[The records Boundary: Start]
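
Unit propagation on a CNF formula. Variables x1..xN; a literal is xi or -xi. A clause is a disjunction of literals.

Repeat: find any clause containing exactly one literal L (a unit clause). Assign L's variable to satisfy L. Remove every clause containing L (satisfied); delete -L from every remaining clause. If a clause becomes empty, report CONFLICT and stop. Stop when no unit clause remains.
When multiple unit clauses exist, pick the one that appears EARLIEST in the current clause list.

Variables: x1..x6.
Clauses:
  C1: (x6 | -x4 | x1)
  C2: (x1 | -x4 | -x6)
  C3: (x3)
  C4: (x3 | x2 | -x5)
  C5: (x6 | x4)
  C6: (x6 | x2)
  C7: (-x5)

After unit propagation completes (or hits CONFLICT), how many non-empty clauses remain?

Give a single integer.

unit clause [3] forces x3=T; simplify:
  satisfied 2 clause(s); 5 remain; assigned so far: [3]
unit clause [-5] forces x5=F; simplify:
  satisfied 1 clause(s); 4 remain; assigned so far: [3, 5]

Answer: 4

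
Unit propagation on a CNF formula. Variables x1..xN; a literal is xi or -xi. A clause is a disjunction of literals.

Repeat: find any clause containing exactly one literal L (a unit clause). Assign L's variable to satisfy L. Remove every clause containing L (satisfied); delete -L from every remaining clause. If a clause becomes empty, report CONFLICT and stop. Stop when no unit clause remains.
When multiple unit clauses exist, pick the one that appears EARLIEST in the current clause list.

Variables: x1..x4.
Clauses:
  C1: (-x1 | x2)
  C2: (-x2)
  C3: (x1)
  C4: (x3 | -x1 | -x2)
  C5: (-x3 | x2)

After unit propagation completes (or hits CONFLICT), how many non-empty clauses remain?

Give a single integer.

Answer: 1

Derivation:
unit clause [-2] forces x2=F; simplify:
  drop 2 from [-1, 2] -> [-1]
  drop 2 from [-3, 2] -> [-3]
  satisfied 2 clause(s); 3 remain; assigned so far: [2]
unit clause [-1] forces x1=F; simplify:
  drop 1 from [1] -> [] (empty!)
  satisfied 1 clause(s); 2 remain; assigned so far: [1, 2]
CONFLICT (empty clause)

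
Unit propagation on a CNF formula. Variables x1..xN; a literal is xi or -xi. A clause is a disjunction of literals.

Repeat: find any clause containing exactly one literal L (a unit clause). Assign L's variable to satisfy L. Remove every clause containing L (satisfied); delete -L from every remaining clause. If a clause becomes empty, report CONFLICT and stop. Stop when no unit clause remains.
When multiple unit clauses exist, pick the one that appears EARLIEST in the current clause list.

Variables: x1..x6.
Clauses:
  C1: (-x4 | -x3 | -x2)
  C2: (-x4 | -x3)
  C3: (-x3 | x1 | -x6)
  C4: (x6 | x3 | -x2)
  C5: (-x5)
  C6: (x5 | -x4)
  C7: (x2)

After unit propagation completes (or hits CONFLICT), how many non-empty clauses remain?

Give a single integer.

unit clause [-5] forces x5=F; simplify:
  drop 5 from [5, -4] -> [-4]
  satisfied 1 clause(s); 6 remain; assigned so far: [5]
unit clause [-4] forces x4=F; simplify:
  satisfied 3 clause(s); 3 remain; assigned so far: [4, 5]
unit clause [2] forces x2=T; simplify:
  drop -2 from [6, 3, -2] -> [6, 3]
  satisfied 1 clause(s); 2 remain; assigned so far: [2, 4, 5]

Answer: 2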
[The records Boundary: End]
Problem details: Everything above from the line containing "C2: (x1 | -x4 | -x6)" through the line containing "C5: (-x3 | x2)" must be copied exactly. Nothing outside that range belongs in the answer.

Exercise answer:
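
  C2: (x1 | -x4 | -x6)
  C3: (x3)
  C4: (x3 | x2 | -x5)
  C5: (x6 | x4)
  C6: (x6 | x2)
  C7: (-x5)

After unit propagation completes (or hits CONFLICT), how many non-empty clauses remain?

Give a single integer.

unit clause [3] forces x3=T; simplify:
  satisfied 2 clause(s); 5 remain; assigned so far: [3]
unit clause [-5] forces x5=F; simplify:
  satisfied 1 clause(s); 4 remain; assigned so far: [3, 5]

Answer: 4

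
Unit propagation on a CNF formula. Variables x1..xN; a literal is xi or -xi. A clause is a disjunction of literals.

Repeat: find any clause containing exactly one literal L (a unit clause). Assign L's variable to satisfy L. Remove every clause containing L (satisfied); delete -L from every remaining clause. If a clause becomes empty, report CONFLICT and stop. Stop when no unit clause remains.
When multiple unit clauses exist, pick the one that appears EARLIEST in the current clause list.

Variables: x1..x4.
Clauses:
  C1: (-x1 | x2)
  C2: (-x2)
  C3: (x1)
  C4: (x3 | -x1 | -x2)
  C5: (-x3 | x2)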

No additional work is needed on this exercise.